:: Supplied entries ::
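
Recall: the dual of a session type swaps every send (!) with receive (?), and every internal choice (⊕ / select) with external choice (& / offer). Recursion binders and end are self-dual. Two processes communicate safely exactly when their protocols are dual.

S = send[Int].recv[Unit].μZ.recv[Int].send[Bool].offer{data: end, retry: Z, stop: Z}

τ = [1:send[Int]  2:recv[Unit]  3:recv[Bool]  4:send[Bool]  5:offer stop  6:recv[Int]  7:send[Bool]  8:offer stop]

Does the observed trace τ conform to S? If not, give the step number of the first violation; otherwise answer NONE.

step 1: send[Int]  ok  now at recv[Unit].μZ.…
step 2: recv[Unit]  ok  now at μZ.…
step 3: got recv[Bool], protocol expects recv[Int]  ✗

3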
:::
> [Work item]
Please write the data above out again, exactly the same.

> [Problem solution]
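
Recall: the dual of a session type swaps every send (!) with receive (?), and every internal choice (⊕ / select) with external choice (& / offer). Recursion binders and end are self-dual. Two processes communicate safely exactly when their protocols are dual.

S = send[Int].recv[Unit].μZ.recv[Int].send[Bool].offer{data: end, retry: Z, stop: Z}

τ = [1:send[Int]  2:recv[Unit]  3:recv[Bool]  4:send[Bool]  5:offer stop  6:recv[Int]  7:send[Bool]  8:offer stop]

Does the observed trace τ conform to S? If not, give the step number of the first violation; otherwise answer NONE.

step 1: send[Int]  ok  now at recv[Unit].μZ.…
step 2: recv[Unit]  ok  now at μZ.…
step 3: got recv[Bool], protocol expects recv[Int]  ✗

3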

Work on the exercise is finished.